TASK TO COMPLETE
How many lines of these entries hold the string "allowed"? Reply with the number alone.

(Saved entries)
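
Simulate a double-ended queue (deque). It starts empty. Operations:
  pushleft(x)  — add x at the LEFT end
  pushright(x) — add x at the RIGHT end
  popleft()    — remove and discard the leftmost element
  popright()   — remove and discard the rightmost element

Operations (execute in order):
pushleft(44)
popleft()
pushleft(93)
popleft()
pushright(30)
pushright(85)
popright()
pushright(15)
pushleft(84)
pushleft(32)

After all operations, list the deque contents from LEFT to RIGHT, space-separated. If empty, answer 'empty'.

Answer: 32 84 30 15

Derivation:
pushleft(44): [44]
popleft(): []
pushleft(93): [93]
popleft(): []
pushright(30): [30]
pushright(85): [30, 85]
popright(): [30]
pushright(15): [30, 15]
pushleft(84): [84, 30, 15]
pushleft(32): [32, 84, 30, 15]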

---

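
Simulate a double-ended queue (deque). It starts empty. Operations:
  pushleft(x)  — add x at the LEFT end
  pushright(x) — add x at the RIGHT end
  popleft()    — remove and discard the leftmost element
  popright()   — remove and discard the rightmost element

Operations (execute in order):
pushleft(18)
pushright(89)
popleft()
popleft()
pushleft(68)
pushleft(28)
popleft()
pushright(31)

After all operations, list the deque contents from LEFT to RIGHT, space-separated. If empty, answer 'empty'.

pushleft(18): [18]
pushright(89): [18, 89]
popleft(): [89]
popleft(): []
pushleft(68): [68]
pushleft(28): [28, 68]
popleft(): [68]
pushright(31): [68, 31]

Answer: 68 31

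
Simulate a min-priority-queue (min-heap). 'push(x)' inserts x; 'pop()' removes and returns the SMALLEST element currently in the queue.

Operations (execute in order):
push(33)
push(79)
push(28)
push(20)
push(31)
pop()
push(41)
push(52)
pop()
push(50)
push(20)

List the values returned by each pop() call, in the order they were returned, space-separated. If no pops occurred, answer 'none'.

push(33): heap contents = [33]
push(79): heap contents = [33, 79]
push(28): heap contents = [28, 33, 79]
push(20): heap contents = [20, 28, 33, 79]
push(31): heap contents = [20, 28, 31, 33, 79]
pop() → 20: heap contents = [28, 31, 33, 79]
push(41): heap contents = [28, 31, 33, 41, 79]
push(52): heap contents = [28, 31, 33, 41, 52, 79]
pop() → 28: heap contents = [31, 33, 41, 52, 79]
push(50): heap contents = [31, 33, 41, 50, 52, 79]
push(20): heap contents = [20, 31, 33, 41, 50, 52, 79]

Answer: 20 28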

--

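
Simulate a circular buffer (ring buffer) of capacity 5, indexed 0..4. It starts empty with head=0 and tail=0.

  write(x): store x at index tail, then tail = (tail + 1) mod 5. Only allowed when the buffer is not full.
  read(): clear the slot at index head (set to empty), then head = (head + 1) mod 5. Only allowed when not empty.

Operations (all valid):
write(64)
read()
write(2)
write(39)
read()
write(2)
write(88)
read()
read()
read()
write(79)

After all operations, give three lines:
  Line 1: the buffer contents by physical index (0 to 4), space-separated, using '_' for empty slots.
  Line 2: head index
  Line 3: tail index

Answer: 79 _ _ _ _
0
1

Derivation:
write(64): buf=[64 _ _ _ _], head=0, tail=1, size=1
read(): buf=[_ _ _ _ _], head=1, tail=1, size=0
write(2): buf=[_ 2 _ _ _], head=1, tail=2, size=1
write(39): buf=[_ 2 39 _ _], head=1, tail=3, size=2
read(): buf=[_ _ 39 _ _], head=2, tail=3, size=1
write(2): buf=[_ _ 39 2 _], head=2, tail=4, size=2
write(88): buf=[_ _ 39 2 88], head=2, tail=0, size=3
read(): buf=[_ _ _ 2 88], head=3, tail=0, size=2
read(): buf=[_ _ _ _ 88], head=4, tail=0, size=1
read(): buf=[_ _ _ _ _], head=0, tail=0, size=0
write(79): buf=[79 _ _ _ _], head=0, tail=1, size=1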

COMPLETED EXERCISE
2